### How to complete this task
Among the entries that follow, tally the lines with the string "cylinder". Give no more than the number.

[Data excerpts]
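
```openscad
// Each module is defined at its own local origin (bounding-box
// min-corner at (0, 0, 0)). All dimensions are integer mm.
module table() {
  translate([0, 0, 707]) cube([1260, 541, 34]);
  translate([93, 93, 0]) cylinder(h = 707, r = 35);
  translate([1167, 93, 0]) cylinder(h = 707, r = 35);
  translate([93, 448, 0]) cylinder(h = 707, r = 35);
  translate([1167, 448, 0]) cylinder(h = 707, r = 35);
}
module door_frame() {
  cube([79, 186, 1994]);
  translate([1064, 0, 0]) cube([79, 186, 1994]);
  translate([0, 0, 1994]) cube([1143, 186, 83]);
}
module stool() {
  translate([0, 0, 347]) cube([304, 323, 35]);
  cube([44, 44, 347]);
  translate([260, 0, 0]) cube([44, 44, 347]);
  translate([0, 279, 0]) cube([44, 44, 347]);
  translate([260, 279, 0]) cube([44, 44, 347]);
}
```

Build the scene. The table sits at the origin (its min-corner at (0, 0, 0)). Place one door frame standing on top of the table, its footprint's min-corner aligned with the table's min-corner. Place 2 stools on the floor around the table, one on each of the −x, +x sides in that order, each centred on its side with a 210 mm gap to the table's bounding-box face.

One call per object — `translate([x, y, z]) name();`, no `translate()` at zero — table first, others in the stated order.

table();
translate([0, 0, 741]) door_frame();
translate([-514, 109, 0]) stool();
translate([1470, 109, 0]) stool();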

### Written reply
4